◆ **YOUR TASK**:
Starting with the first line of the data that follows, transcribe every line verbatim until the line containing "Stage 3: that same 92-tooth" has been transcribed.

RECORDS FOR THIS EXERCISE below:

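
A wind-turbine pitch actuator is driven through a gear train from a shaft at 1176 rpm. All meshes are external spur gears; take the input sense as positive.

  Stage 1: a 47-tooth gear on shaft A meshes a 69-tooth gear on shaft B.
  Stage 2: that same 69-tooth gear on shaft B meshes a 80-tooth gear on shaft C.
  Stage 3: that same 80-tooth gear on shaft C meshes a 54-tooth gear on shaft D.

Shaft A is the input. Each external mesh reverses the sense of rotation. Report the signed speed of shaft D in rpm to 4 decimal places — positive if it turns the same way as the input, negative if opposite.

-1023.5556 rpm (opposite to input, |ω| = 1023.5556 rpm)

Stage 1 [47T→69T]: ω = 1176.0000×47/69 = 801.0435 rpm, dir flips to −; running = −801.0435
Stage 2 [69T→80T]: ω = 801.0435×69/80 = 690.9000 rpm, dir flips to +; running = +690.9000
Stage 3 [80T→54T]: ω = 690.9000×80/54 = 1023.5556 rpm, dir flips to −; running = −1023.5556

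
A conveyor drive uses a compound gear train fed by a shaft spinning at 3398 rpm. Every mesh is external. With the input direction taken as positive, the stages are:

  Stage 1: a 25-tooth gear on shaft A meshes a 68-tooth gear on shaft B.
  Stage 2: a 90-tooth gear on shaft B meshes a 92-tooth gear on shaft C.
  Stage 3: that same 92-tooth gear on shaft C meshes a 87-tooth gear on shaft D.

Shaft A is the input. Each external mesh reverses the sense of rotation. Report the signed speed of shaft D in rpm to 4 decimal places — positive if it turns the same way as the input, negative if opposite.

Stage 1 [25T→68T]: ω = 3398.0000×25/68 = 1249.2647 rpm, dir flips to −; running = −1249.2647
Stage 2 [90T→92T]: ω = 1249.2647×90/92 = 1222.1068 rpm, dir flips to +; running = +1222.1068
Stage 3 [92T→87T]: ω = 1222.1068×92/87 = 1292.3428 rpm, dir flips to −; running = −1292.3428

-1292.3428 rpm (opposite to input, |ω| = 1292.3428 rpm)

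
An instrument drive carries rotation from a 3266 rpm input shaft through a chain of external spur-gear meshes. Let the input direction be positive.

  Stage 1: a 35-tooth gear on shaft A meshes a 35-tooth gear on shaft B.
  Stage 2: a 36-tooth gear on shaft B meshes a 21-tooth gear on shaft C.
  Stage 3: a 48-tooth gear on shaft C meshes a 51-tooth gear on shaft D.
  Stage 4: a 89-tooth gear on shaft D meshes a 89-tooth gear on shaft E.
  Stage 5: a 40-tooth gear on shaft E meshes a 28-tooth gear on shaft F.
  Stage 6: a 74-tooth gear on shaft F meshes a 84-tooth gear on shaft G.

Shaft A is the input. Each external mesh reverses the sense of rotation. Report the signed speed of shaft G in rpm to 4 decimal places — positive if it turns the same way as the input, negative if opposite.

Stage 1 [35T→35T]: ω = 3266.0000×35/35 = 3266.0000 rpm, dir flips to −; running = −3266.0000
Stage 2 [36T→21T]: ω = 3266.0000×36/21 = 5598.8571 rpm, dir flips to +; running = +5598.8571
Stage 3 [48T→51T]: ω = 5598.8571×48/51 = 5269.5126 rpm, dir flips to −; running = −5269.5126
Stage 4 [89T→89T]: ω = 5269.5126×89/89 = 5269.5126 rpm, dir flips to +; running = +5269.5126
Stage 5 [40T→28T]: ω = 5269.5126×40/28 = 7527.8752 rpm, dir flips to −; running = −7527.8752
Stage 6 [74T→84T]: ω = 7527.8752×74/84 = 6631.6995 rpm, dir flips to +; running = +6631.6995

+6631.6995 rpm (same as input, |ω| = 6631.6995 rpm)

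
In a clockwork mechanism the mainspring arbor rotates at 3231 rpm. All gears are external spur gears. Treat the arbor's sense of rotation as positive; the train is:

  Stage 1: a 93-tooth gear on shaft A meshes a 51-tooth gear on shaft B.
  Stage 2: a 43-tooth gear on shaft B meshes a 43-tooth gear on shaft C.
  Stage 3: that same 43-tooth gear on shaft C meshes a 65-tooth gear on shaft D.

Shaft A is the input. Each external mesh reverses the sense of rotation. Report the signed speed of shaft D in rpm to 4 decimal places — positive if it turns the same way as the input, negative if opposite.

-3897.6679 rpm (opposite to input, |ω| = 3897.6679 rpm)

Stage 1 [93T→51T]: ω = 3231.0000×93/51 = 5891.8235 rpm, dir flips to −; running = −5891.8235
Stage 2 [43T→43T]: ω = 5891.8235×43/43 = 5891.8235 rpm, dir flips to +; running = +5891.8235
Stage 3 [43T→65T]: ω = 5891.8235×43/65 = 3897.6679 rpm, dir flips to −; running = −3897.6679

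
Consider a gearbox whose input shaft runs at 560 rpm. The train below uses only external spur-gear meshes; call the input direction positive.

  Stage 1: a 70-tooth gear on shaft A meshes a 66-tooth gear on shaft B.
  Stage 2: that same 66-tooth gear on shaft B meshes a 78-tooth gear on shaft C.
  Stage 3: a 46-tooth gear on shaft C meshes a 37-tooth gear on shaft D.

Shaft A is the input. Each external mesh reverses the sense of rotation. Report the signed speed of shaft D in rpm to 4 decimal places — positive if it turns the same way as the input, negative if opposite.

-624.8094 rpm (opposite to input, |ω| = 624.8094 rpm)

Stage 1 [70T→66T]: ω = 560.0000×70/66 = 593.9394 rpm, dir flips to −; running = −593.9394
Stage 2 [66T→78T]: ω = 593.9394×66/78 = 502.5641 rpm, dir flips to +; running = +502.5641
Stage 3 [46T→37T]: ω = 502.5641×46/37 = 624.8094 rpm, dir flips to −; running = −624.8094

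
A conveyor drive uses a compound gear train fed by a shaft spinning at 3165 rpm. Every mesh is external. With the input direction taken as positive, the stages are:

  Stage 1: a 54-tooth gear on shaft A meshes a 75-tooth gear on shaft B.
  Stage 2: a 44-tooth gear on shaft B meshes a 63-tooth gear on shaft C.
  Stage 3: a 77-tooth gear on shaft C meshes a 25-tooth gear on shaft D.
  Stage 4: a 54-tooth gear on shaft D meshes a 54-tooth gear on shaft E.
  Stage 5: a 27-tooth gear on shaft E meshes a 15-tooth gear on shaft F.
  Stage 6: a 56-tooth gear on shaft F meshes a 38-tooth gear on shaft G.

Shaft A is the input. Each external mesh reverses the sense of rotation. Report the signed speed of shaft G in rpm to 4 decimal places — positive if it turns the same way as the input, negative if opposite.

Stage 1 [54T→75T]: ω = 3165.0000×54/75 = 2278.8000 rpm, dir flips to −; running = −2278.8000
Stage 2 [44T→63T]: ω = 2278.8000×44/63 = 1591.5429 rpm, dir flips to +; running = +1591.5429
Stage 3 [77T→25T]: ω = 1591.5429×77/25 = 4901.9520 rpm, dir flips to −; running = −4901.9520
Stage 4 [54T→54T]: ω = 4901.9520×54/54 = 4901.9520 rpm, dir flips to +; running = +4901.9520
Stage 5 [27T→15T]: ω = 4901.9520×27/15 = 8823.5136 rpm, dir flips to −; running = −8823.5136
Stage 6 [56T→38T]: ω = 8823.5136×56/38 = 13003.0727 rpm, dir flips to +; running = +13003.0727

+13003.0727 rpm (same as input, |ω| = 13003.0727 rpm)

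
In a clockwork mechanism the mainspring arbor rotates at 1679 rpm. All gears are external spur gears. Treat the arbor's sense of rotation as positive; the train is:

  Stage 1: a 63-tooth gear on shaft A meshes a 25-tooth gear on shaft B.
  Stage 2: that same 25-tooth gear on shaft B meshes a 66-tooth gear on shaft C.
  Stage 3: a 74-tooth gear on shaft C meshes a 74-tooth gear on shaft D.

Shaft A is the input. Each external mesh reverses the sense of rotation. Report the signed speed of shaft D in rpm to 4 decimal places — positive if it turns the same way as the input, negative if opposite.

-1602.6818 rpm (opposite to input, |ω| = 1602.6818 rpm)

Stage 1 [63T→25T]: ω = 1679.0000×63/25 = 4231.0800 rpm, dir flips to −; running = −4231.0800
Stage 2 [25T→66T]: ω = 4231.0800×25/66 = 1602.6818 rpm, dir flips to +; running = +1602.6818
Stage 3 [74T→74T]: ω = 1602.6818×74/74 = 1602.6818 rpm, dir flips to −; running = −1602.6818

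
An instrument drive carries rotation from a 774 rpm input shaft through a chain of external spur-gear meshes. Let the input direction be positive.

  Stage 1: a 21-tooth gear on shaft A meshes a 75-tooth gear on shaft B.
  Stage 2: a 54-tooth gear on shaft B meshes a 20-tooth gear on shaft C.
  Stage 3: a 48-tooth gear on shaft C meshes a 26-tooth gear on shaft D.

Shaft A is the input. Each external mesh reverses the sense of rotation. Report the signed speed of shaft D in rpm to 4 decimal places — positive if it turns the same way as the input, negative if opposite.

Stage 1 [21T→75T]: ω = 774.0000×21/75 = 216.7200 rpm, dir flips to −; running = −216.7200
Stage 2 [54T→20T]: ω = 216.7200×54/20 = 585.1440 rpm, dir flips to +; running = +585.1440
Stage 3 [48T→26T]: ω = 585.1440×48/26 = 1080.2658 rpm, dir flips to −; running = −1080.2658

-1080.2658 rpm (opposite to input, |ω| = 1080.2658 rpm)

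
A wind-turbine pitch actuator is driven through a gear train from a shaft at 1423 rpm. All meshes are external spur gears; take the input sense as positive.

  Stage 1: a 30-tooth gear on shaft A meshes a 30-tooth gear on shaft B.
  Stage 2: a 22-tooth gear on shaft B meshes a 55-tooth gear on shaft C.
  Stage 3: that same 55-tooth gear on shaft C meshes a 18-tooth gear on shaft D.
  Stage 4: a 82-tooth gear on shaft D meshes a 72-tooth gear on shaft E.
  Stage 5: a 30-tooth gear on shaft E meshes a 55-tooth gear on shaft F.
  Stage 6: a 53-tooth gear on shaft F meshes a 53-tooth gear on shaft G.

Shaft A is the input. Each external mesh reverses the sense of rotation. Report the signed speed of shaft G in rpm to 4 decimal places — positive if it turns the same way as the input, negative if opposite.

+1080.4259 rpm (same as input, |ω| = 1080.4259 rpm)

Stage 1 [30T→30T]: ω = 1423.0000×30/30 = 1423.0000 rpm, dir flips to −; running = −1423.0000
Stage 2 [22T→55T]: ω = 1423.0000×22/55 = 569.2000 rpm, dir flips to +; running = +569.2000
Stage 3 [55T→18T]: ω = 569.2000×55/18 = 1739.2222 rpm, dir flips to −; running = −1739.2222
Stage 4 [82T→72T]: ω = 1739.2222×82/72 = 1980.7809 rpm, dir flips to +; running = +1980.7809
Stage 5 [30T→55T]: ω = 1980.7809×30/55 = 1080.4259 rpm, dir flips to −; running = −1080.4259
Stage 6 [53T→53T]: ω = 1080.4259×53/53 = 1080.4259 rpm, dir flips to +; running = +1080.4259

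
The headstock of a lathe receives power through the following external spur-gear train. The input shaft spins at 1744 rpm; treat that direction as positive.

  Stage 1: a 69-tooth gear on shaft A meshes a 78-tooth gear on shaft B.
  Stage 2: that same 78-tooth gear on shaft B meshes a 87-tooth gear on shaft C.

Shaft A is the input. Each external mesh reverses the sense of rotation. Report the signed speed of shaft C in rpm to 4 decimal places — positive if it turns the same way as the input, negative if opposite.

+1383.1724 rpm (same as input, |ω| = 1383.1724 rpm)

Stage 1 [69T→78T]: ω = 1744.0000×69/78 = 1542.7692 rpm, dir flips to −; running = −1542.7692
Stage 2 [78T→87T]: ω = 1542.7692×78/87 = 1383.1724 rpm, dir flips to +; running = +1383.1724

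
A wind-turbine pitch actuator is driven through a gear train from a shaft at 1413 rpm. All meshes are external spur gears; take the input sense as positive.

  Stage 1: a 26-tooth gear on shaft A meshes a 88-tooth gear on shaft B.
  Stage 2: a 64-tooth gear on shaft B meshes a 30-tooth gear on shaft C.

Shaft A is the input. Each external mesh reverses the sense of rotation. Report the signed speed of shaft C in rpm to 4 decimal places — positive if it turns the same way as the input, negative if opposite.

Stage 1 [26T→88T]: ω = 1413.0000×26/88 = 417.4773 rpm, dir flips to −; running = −417.4773
Stage 2 [64T→30T]: ω = 417.4773×64/30 = 890.6182 rpm, dir flips to +; running = +890.6182

+890.6182 rpm (same as input, |ω| = 890.6182 rpm)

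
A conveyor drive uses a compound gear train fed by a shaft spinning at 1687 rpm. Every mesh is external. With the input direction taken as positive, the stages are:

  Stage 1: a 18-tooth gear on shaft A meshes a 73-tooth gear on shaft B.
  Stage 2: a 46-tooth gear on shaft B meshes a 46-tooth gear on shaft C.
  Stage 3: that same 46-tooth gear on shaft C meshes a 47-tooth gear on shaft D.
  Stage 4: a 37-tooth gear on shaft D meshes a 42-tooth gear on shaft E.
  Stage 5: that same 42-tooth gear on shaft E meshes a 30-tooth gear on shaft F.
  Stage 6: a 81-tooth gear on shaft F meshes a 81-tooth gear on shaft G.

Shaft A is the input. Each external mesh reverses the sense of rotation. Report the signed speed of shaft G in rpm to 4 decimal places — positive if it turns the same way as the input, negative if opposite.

Stage 1 [18T→73T]: ω = 1687.0000×18/73 = 415.9726 rpm, dir flips to −; running = −415.9726
Stage 2 [46T→46T]: ω = 415.9726×46/46 = 415.9726 rpm, dir flips to +; running = +415.9726
Stage 3 [46T→47T]: ω = 415.9726×46/47 = 407.1221 rpm, dir flips to −; running = −407.1221
Stage 4 [37T→42T]: ω = 407.1221×37/42 = 358.6552 rpm, dir flips to +; running = +358.6552
Stage 5 [42T→30T]: ω = 358.6552×42/30 = 502.1173 rpm, dir flips to −; running = −502.1173
Stage 6 [81T→81T]: ω = 502.1173×81/81 = 502.1173 rpm, dir flips to +; running = +502.1173

+502.1173 rpm (same as input, |ω| = 502.1173 rpm)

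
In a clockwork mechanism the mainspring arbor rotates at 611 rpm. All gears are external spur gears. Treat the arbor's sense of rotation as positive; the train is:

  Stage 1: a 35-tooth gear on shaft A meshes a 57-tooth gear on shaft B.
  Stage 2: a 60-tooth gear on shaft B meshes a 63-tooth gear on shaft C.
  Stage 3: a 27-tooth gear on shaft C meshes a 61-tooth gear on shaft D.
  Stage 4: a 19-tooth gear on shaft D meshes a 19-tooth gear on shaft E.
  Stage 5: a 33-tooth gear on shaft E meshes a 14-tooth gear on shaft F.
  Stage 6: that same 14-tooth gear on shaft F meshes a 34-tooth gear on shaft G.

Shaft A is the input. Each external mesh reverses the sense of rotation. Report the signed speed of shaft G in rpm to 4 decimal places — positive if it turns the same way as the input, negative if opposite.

+153.5020 rpm (same as input, |ω| = 153.5020 rpm)

Stage 1 [35T→57T]: ω = 611.0000×35/57 = 375.1754 rpm, dir flips to −; running = −375.1754
Stage 2 [60T→63T]: ω = 375.1754×60/63 = 357.3099 rpm, dir flips to +; running = +357.3099
Stage 3 [27T→61T]: ω = 357.3099×27/61 = 158.1536 rpm, dir flips to −; running = −158.1536
Stage 4 [19T→19T]: ω = 158.1536×19/19 = 158.1536 rpm, dir flips to +; running = +158.1536
Stage 5 [33T→14T]: ω = 158.1536×33/14 = 372.7906 rpm, dir flips to −; running = −372.7906
Stage 6 [14T→34T]: ω = 372.7906×14/34 = 153.5020 rpm, dir flips to +; running = +153.5020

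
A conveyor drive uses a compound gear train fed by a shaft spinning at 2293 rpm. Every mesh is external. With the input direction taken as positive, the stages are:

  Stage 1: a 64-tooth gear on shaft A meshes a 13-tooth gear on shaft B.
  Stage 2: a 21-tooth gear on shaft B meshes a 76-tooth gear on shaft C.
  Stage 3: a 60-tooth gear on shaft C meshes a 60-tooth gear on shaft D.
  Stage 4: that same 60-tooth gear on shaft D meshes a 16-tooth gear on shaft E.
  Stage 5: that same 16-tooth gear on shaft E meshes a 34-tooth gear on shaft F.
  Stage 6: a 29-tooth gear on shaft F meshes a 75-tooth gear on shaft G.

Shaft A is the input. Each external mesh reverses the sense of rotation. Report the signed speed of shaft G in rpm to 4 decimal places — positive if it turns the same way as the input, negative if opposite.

+2128.4108 rpm (same as input, |ω| = 2128.4108 rpm)

Stage 1 [64T→13T]: ω = 2293.0000×64/13 = 11288.6154 rpm, dir flips to −; running = −11288.6154
Stage 2 [21T→76T]: ω = 11288.6154×21/76 = 3119.2227 rpm, dir flips to +; running = +3119.2227
Stage 3 [60T→60T]: ω = 3119.2227×60/60 = 3119.2227 rpm, dir flips to −; running = −3119.2227
Stage 4 [60T→16T]: ω = 3119.2227×60/16 = 11697.0850 rpm, dir flips to +; running = +11697.0850
Stage 5 [16T→34T]: ω = 11697.0850×16/34 = 5504.5106 rpm, dir flips to −; running = −5504.5106
Stage 6 [29T→75T]: ω = 5504.5106×29/75 = 2128.4108 rpm, dir flips to +; running = +2128.4108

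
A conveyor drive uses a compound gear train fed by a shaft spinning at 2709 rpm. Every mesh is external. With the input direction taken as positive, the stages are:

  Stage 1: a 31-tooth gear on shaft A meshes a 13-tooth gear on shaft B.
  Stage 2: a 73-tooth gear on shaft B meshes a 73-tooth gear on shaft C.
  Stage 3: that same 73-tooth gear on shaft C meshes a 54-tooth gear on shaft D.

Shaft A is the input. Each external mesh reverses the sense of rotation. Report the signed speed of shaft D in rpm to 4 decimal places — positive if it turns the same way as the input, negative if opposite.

Stage 1 [31T→13T]: ω = 2709.0000×31/13 = 6459.9231 rpm, dir flips to −; running = −6459.9231
Stage 2 [73T→73T]: ω = 6459.9231×73/73 = 6459.9231 rpm, dir flips to +; running = +6459.9231
Stage 3 [73T→54T]: ω = 6459.9231×73/54 = 8732.8590 rpm, dir flips to −; running = −8732.8590

-8732.8590 rpm (opposite to input, |ω| = 8732.8590 rpm)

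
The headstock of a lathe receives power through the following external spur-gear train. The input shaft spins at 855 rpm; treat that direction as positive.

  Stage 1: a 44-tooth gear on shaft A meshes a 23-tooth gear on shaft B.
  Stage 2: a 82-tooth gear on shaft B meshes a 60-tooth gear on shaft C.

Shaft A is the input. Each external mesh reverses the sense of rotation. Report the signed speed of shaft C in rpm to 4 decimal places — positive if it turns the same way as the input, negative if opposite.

+2235.3913 rpm (same as input, |ω| = 2235.3913 rpm)

Stage 1 [44T→23T]: ω = 855.0000×44/23 = 1635.6522 rpm, dir flips to −; running = −1635.6522
Stage 2 [82T→60T]: ω = 1635.6522×82/60 = 2235.3913 rpm, dir flips to +; running = +2235.3913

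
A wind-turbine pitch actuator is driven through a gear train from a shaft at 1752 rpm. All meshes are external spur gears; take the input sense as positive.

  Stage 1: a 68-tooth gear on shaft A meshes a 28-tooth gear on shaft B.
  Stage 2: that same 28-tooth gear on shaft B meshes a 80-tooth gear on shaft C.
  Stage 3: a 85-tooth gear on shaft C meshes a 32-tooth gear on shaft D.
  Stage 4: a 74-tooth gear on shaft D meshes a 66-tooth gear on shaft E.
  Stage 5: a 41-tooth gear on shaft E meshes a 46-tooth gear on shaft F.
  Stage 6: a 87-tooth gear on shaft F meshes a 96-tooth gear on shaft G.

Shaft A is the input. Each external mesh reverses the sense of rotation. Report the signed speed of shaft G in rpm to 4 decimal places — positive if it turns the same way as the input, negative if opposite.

+3582.4802 rpm (same as input, |ω| = 3582.4802 rpm)

Stage 1 [68T→28T]: ω = 1752.0000×68/28 = 4254.8571 rpm, dir flips to −; running = −4254.8571
Stage 2 [28T→80T]: ω = 4254.8571×28/80 = 1489.2000 rpm, dir flips to +; running = +1489.2000
Stage 3 [85T→32T]: ω = 1489.2000×85/32 = 3955.6875 rpm, dir flips to −; running = −3955.6875
Stage 4 [74T→66T]: ω = 3955.6875×74/66 = 4435.1648 rpm, dir flips to +; running = +4435.1648
Stage 5 [41T→46T]: ω = 4435.1648×41/46 = 3953.0816 rpm, dir flips to −; running = −3953.0816
Stage 6 [87T→96T]: ω = 3953.0816×87/96 = 3582.4802 rpm, dir flips to +; running = +3582.4802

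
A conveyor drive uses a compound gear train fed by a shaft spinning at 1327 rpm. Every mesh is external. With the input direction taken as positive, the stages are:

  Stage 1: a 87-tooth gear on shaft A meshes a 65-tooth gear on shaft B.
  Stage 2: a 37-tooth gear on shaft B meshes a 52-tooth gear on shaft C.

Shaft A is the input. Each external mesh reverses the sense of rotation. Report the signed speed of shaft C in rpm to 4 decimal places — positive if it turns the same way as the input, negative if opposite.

Stage 1 [87T→65T]: ω = 1327.0000×87/65 = 1776.1385 rpm, dir flips to −; running = −1776.1385
Stage 2 [37T→52T]: ω = 1776.1385×37/52 = 1263.7908 rpm, dir flips to +; running = +1263.7908

+1263.7908 rpm (same as input, |ω| = 1263.7908 rpm)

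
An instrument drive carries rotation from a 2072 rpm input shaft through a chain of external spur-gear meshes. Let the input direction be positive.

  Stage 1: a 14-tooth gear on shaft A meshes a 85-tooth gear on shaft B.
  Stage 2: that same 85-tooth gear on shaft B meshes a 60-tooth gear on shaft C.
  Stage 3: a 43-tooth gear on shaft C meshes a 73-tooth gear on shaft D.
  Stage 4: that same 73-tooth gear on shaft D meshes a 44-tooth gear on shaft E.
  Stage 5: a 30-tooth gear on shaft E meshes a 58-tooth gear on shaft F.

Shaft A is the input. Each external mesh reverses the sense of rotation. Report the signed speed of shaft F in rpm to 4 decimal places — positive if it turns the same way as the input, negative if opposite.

-244.3856 rpm (opposite to input, |ω| = 244.3856 rpm)

Stage 1 [14T→85T]: ω = 2072.0000×14/85 = 341.2706 rpm, dir flips to −; running = −341.2706
Stage 2 [85T→60T]: ω = 341.2706×85/60 = 483.4667 rpm, dir flips to +; running = +483.4667
Stage 3 [43T→73T]: ω = 483.4667×43/73 = 284.7817 rpm, dir flips to −; running = −284.7817
Stage 4 [73T→44T]: ω = 284.7817×73/44 = 472.4788 rpm, dir flips to +; running = +472.4788
Stage 5 [30T→58T]: ω = 472.4788×30/58 = 244.3856 rpm, dir flips to −; running = −244.3856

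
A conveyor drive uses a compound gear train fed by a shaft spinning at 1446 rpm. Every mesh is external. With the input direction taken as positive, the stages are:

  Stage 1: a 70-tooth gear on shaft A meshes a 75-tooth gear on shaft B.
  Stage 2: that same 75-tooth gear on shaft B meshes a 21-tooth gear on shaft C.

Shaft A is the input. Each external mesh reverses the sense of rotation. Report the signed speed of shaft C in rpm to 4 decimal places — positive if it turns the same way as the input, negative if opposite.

Stage 1 [70T→75T]: ω = 1446.0000×70/75 = 1349.6000 rpm, dir flips to −; running = −1349.6000
Stage 2 [75T→21T]: ω = 1349.6000×75/21 = 4820.0000 rpm, dir flips to +; running = +4820.0000

+4820.0000 rpm (same as input, |ω| = 4820.0000 rpm)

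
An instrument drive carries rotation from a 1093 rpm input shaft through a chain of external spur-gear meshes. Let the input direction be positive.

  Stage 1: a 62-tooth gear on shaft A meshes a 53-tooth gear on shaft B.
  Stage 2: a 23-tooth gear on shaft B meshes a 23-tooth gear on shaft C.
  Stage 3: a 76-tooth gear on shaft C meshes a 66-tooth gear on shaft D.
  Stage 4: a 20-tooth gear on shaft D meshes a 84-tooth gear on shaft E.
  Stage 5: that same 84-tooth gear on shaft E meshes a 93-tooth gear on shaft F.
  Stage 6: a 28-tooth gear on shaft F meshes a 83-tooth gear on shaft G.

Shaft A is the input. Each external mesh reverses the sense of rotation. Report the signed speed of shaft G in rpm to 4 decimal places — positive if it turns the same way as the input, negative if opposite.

+106.8151 rpm (same as input, |ω| = 106.8151 rpm)

Stage 1 [62T→53T]: ω = 1093.0000×62/53 = 1278.6038 rpm, dir flips to −; running = −1278.6038
Stage 2 [23T→23T]: ω = 1278.6038×23/23 = 1278.6038 rpm, dir flips to +; running = +1278.6038
Stage 3 [76T→66T]: ω = 1278.6038×76/66 = 1472.3316 rpm, dir flips to −; running = −1472.3316
Stage 4 [20T→84T]: ω = 1472.3316×20/84 = 350.5551 rpm, dir flips to +; running = +350.5551
Stage 5 [84T→93T]: ω = 350.5551×84/93 = 316.6305 rpm, dir flips to −; running = −316.6305
Stage 6 [28T→83T]: ω = 316.6305×28/83 = 106.8151 rpm, dir flips to +; running = +106.8151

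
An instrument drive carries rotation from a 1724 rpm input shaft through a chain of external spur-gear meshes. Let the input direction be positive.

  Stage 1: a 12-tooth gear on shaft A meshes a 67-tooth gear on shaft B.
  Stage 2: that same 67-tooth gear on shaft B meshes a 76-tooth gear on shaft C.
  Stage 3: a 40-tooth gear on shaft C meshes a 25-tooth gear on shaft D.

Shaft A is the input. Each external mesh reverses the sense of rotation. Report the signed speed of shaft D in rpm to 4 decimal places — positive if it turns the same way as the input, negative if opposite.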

End of RECORDS FOR THIS EXERCISE.

◆ **WRITTEN REPLY**:
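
A wind-turbine pitch actuator is driven through a gear train from a shaft at 1176 rpm. All meshes are external spur gears; take the input sense as positive.

  Stage 1: a 47-tooth gear on shaft A meshes a 69-tooth gear on shaft B.
  Stage 2: that same 69-tooth gear on shaft B meshes a 80-tooth gear on shaft C.
  Stage 3: that same 80-tooth gear on shaft C meshes a 54-tooth gear on shaft D.

Shaft A is the input. Each external mesh reverses the sense of rotation. Report the signed speed of shaft D in rpm to 4 decimal places — positive if it turns the same way as the input, negative if opposite.

-1023.5556 rpm (opposite to input, |ω| = 1023.5556 rpm)

Stage 1 [47T→69T]: ω = 1176.0000×47/69 = 801.0435 rpm, dir flips to −; running = −801.0435
Stage 2 [69T→80T]: ω = 801.0435×69/80 = 690.9000 rpm, dir flips to +; running = +690.9000
Stage 3 [80T→54T]: ω = 690.9000×80/54 = 1023.5556 rpm, dir flips to −; running = −1023.5556

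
A conveyor drive uses a compound gear train fed by a shaft spinning at 3398 rpm. Every mesh is external. With the input direction taken as positive, the stages are:

  Stage 1: a 25-tooth gear on shaft A meshes a 68-tooth gear on shaft B.
  Stage 2: a 90-tooth gear on shaft B meshes a 92-tooth gear on shaft C.
  Stage 3: that same 92-tooth gear on shaft C meshes a 87-tooth gear on shaft D.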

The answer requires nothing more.